Extracted records:
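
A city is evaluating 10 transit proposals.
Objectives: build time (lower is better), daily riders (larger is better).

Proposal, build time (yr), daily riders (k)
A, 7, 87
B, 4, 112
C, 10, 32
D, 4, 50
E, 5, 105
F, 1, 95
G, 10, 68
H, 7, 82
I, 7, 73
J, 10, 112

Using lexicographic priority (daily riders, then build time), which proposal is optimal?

First maximize daily riders: best is 112, kept {B, J}.
Then minimize build time: best is 4, kept {B}.

B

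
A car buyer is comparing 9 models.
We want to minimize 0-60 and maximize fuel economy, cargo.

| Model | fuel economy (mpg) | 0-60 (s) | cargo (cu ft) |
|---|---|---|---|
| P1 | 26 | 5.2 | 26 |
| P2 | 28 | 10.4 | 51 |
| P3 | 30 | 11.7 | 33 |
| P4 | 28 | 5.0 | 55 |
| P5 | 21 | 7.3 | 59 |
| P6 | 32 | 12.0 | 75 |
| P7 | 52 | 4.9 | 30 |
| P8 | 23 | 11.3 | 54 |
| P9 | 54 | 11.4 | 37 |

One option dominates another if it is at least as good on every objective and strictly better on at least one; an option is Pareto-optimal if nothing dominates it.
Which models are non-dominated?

P1: dominated by P4 (fuel economy 28≥26, 0-60 5.0≤5.2, cargo 55≥26).
P2: dominated by P4 (fuel economy 28≥28, 0-60 5.0≤10.4, cargo 55≥51).
P3: dominated by P9 (fuel economy 54≥30, 0-60 11.4≤11.7, cargo 37≥33).
P4: not dominated.
P5: not dominated.
P6: not dominated (best cargo).
P7: not dominated (best 0-60).
P8: dominated by P4 (fuel economy 28≥23, 0-60 5.0≤11.3, cargo 55≥54).
P9: not dominated (best fuel economy).

P4, P5, P6, P7, P9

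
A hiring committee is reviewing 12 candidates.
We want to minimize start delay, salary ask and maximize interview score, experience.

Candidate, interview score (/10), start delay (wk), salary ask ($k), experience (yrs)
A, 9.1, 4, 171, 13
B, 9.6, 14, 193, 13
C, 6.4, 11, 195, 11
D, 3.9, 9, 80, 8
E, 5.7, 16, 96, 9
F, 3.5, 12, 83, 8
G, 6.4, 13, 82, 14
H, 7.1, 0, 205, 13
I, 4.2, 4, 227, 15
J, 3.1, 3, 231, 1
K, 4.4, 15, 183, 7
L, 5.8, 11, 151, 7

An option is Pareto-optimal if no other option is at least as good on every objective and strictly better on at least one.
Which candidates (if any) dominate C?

A: interview score 9.1≥6.4, start delay 4≤11, salary ask 171≤195, experience 13≥11 — dominates C.
Others (B, D, E, F, G, H, I, J, K, L) are each worse than C on at least one objective.

A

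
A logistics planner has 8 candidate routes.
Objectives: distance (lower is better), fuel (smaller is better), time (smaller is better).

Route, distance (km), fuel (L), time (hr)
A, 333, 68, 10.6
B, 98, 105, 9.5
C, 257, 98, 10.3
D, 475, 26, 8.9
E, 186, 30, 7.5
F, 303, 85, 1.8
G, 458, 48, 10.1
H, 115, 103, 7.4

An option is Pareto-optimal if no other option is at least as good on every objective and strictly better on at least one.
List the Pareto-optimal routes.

A: dominated by E (distance 186≤333, fuel 30≤68, time 7.5≤10.6).
B: not dominated (best distance).
C: dominated by E (distance 186≤257, fuel 30≤98, time 7.5≤10.3).
D: not dominated (best fuel).
E: not dominated.
F: not dominated (best time).
G: dominated by E (distance 186≤458, fuel 30≤48, time 7.5≤10.1).
H: not dominated.

B, D, E, F, H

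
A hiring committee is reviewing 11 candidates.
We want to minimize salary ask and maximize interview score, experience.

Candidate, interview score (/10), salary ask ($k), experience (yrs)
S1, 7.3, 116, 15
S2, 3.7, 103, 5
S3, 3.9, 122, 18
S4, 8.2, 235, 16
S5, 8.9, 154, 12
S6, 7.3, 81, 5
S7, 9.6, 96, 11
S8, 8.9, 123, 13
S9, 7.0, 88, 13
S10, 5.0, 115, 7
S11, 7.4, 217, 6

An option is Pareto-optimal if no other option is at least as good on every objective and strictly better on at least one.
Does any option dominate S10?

Yes

S7 vs S10: interview score 9.6≥5.0, salary ask 96≤115, experience 11≥7 — S7 is at least as good on every objective and strictly better on at least one, so S7 dominates S10.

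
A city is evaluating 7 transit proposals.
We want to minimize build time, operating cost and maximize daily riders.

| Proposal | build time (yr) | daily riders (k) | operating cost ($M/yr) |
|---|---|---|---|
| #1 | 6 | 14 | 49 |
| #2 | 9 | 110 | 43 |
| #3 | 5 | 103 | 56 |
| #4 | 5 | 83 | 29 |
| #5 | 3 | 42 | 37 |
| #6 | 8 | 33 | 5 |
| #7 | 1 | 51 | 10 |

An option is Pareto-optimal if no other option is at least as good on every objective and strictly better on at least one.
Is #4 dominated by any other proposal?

#1: worse on build time (6 vs 5).
#2: worse on build time (9 vs 5).
#3: worse on operating cost (56 vs 29).
#5: worse on daily riders (42 vs 83).
#6: worse on build time (8 vs 5).
#7: worse on daily riders (51 vs 83).
No option is at least as good as #4 on every objective and strictly better on one.

No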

Work instruction -
A verbatim copy of every record is what you should return.

Solution -
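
A city is evaluating 10 transit proposals.
Objectives: build time (lower is better), daily riders (larger is better).

Proposal, build time (yr), daily riders (k)
A, 7, 87
B, 4, 112
C, 10, 32
D, 4, 50
E, 5, 105
F, 1, 95
G, 10, 68
H, 7, 82
I, 7, 73
J, 10, 112

Using lexicographic priority (daily riders, then build time), which proposal is optimal?

First maximize daily riders: best is 112, kept {B, J}.
Then minimize build time: best is 4, kept {B}.

B

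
A car buyer is comparing 9 models.
We want to minimize 0-60 and maximize fuel economy, cargo.

| Model | fuel economy (mpg) | 0-60 (s) | cargo (cu ft) |
|---|---|---|---|
| P1 | 26 | 5.2 | 26 |
| P2 | 28 | 10.4 | 51 |
| P3 | 30 | 11.7 | 33 |
| P4 | 28 | 5.0 | 55 |
| P5 | 21 | 7.3 | 59 |
| P6 | 32 | 12.0 | 75 |
| P7 | 52 | 4.9 | 30 |
| P8 | 23 | 11.3 | 54 |
| P9 | 54 | 11.4 | 37 |

One option dominates another if it is at least as good on every objective and strictly better on at least one; an option is Pareto-optimal if nothing dominates it.
Which models are non-dominated?

P1: dominated by P4 (fuel economy 28≥26, 0-60 5.0≤5.2, cargo 55≥26).
P2: dominated by P4 (fuel economy 28≥28, 0-60 5.0≤10.4, cargo 55≥51).
P3: dominated by P9 (fuel economy 54≥30, 0-60 11.4≤11.7, cargo 37≥33).
P4: not dominated.
P5: not dominated.
P6: not dominated (best cargo).
P7: not dominated (best 0-60).
P8: dominated by P4 (fuel economy 28≥23, 0-60 5.0≤11.3, cargo 55≥54).
P9: not dominated (best fuel economy).

P4, P5, P6, P7, P9

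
A hiring committee is reviewing 12 candidates.
We want to minimize start delay, salary ask and maximize interview score, experience.

Candidate, interview score (/10), start delay (wk), salary ask ($k), experience (yrs)
A, 9.1, 4, 171, 13
B, 9.6, 14, 193, 13
C, 6.4, 11, 195, 11
D, 3.9, 9, 80, 8
E, 5.7, 16, 96, 9
F, 3.5, 12, 83, 8
G, 6.4, 13, 82, 14
H, 7.1, 0, 205, 13
I, 4.2, 4, 227, 15
J, 3.1, 3, 231, 1
K, 4.4, 15, 183, 7
L, 5.8, 11, 151, 7

An option is Pareto-optimal if no other option is at least as good on every objective and strictly better on at least one.
Which candidates (if any) dominate C?

A: interview score 9.1≥6.4, start delay 4≤11, salary ask 171≤195, experience 13≥11 — dominates C.
Others (B, D, E, F, G, H, I, J, K, L) are each worse than C on at least one objective.

A

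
A logistics planner has 8 candidate routes.
Objectives: distance (lower is better), fuel (smaller is better), time (smaller is better).

Route, distance (km), fuel (L), time (hr)
A, 333, 68, 10.6
B, 98, 105, 9.5
C, 257, 98, 10.3
D, 475, 26, 8.9
E, 186, 30, 7.5
F, 303, 85, 1.8
G, 458, 48, 10.1
H, 115, 103, 7.4

An option is Pareto-optimal if no other option is at least as good on every objective and strictly better on at least one.
List the Pareto-optimal routes.

A: dominated by E (distance 186≤333, fuel 30≤68, time 7.5≤10.6).
B: not dominated (best distance).
C: dominated by E (distance 186≤257, fuel 30≤98, time 7.5≤10.3).
D: not dominated (best fuel).
E: not dominated.
F: not dominated (best time).
G: dominated by E (distance 186≤458, fuel 30≤48, time 7.5≤10.1).
H: not dominated.

B, D, E, F, H

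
A hiring committee is reviewing 11 candidates.
We want to minimize salary ask and maximize interview score, experience.

Candidate, interview score (/10), salary ask ($k), experience (yrs)
S1, 7.3, 116, 15
S2, 3.7, 103, 5
S3, 3.9, 122, 18
S4, 8.2, 235, 16
S5, 8.9, 154, 12
S6, 7.3, 81, 5
S7, 9.6, 96, 11
S8, 8.9, 123, 13
S9, 7.0, 88, 13
S10, 5.0, 115, 7
S11, 7.4, 217, 6

An option is Pareto-optimal if no other option is at least as good on every objective and strictly better on at least one.
Does any option dominate S10?

Yes

S7 vs S10: interview score 9.6≥5.0, salary ask 96≤115, experience 11≥7 — S7 is at least as good on every objective and strictly better on at least one, so S7 dominates S10.

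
A city is evaluating 7 transit proposals.
We want to minimize build time, operating cost and maximize daily riders.

| Proposal | build time (yr) | daily riders (k) | operating cost ($M/yr) |
|---|---|---|---|
| #1 | 6 | 14 | 49 |
| #2 | 9 | 110 | 43 |
| #3 | 5 | 103 | 56 |
| #4 | 5 | 83 | 29 |
| #5 | 3 | 42 | 37 |
| #6 | 8 | 33 | 5 |
| #7 | 1 | 51 | 10 |

An option is Pareto-optimal if no other option is at least as good on every objective and strictly better on at least one.
Is #4 dominated by any other proposal?

#1: worse on build time (6 vs 5).
#2: worse on build time (9 vs 5).
#3: worse on operating cost (56 vs 29).
#5: worse on daily riders (42 vs 83).
#6: worse on build time (8 vs 5).
#7: worse on daily riders (51 vs 83).
No option is at least as good as #4 on every objective and strictly better on one.

No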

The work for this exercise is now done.